Extracted data entries:
******

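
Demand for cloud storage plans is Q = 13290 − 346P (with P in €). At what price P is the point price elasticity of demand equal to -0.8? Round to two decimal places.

Ed = −346P/(13290 − 346P). Set this equal to -0.8:
346P = 0.8·(13290 − 346P) ⇒ 346P(1 + 0.8) = 0.8·13290
P = 0.8·13290 / (346·1.8) = 17.0712…

17.07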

******

* TASK OBJECTIVE
Start at the first line and transcribe the data exactly through the last.

* YOUR SOLUTION
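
Demand for cloud storage plans is Q = 13290 − 346P (with P in €). At what price P is the point price elasticity of demand equal to -0.8? Round to two decimal places.

Ed = −346P/(13290 − 346P). Set this equal to -0.8:
346P = 0.8·(13290 − 346P) ⇒ 346P(1 + 0.8) = 0.8·13290
P = 0.8·13290 / (346·1.8) = 17.0712…

17.07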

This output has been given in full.